▸ **ACTION ITEM**
Could you output all of the records below exactly as they appear?

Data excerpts
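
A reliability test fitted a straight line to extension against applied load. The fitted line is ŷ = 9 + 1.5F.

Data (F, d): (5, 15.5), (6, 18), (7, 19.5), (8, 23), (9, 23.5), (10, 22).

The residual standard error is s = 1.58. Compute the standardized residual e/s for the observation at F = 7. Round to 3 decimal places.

0.000

ŷ = 9 + 1.5·7 = 19.5
e = 19.5 − 19.5 = 0
e/s = 0 / 1.58 = 0.000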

▸ **RESPONSE BELOW**
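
A reliability test fitted a straight line to extension against applied load. The fitted line is ŷ = 9 + 1.5F.

Data (F, d): (5, 15.5), (6, 18), (7, 19.5), (8, 23), (9, 23.5), (10, 22).

The residual standard error is s = 1.58. Compute the standardized residual e/s for the observation at F = 7. Round to 3 decimal places.

0.000

ŷ = 9 + 1.5·7 = 19.5
e = 19.5 − 19.5 = 0
e/s = 0 / 1.58 = 0.000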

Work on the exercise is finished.